Stored data
★ ★ ★ ★ ★ ★ ★
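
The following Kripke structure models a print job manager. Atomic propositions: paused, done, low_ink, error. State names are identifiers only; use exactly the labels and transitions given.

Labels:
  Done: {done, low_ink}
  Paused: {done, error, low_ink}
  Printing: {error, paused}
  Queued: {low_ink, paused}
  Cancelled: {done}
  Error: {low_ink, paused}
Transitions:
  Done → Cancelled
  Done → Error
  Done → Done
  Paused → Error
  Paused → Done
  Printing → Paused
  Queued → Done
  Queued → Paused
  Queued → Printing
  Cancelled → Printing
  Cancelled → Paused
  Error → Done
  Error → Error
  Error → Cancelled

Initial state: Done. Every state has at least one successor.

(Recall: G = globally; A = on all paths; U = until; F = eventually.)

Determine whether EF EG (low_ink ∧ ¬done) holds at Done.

Satisfied

States satisfying EG (low_ink ∧ ¬done): {Error}.
States satisfying EF EG (low_ink ∧ ¬done): {Done, Paused, Printing, Queued, Cancelled, Error}.
Some path from Done reaches a state where EG (low_ink ∧ ¬done) holds.
Done ∈ Sat(EF EG (low_ink ∧ ¬done)).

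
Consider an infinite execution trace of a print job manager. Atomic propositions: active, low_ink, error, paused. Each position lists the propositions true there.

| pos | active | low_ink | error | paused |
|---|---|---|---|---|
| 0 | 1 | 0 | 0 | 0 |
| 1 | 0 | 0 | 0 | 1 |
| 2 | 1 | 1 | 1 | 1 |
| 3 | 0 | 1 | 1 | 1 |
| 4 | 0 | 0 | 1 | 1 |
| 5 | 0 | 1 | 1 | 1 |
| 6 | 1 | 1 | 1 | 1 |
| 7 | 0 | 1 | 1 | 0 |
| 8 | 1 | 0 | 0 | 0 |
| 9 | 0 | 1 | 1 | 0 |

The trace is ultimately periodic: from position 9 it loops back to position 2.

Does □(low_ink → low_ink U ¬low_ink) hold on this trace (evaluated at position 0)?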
★ ★ ★ ★ ★ ★ ★
*Work required*
Taking the records above line by line, count those that hold the word "trace"; the number is the entire answer.

*Solution for this exercise*
3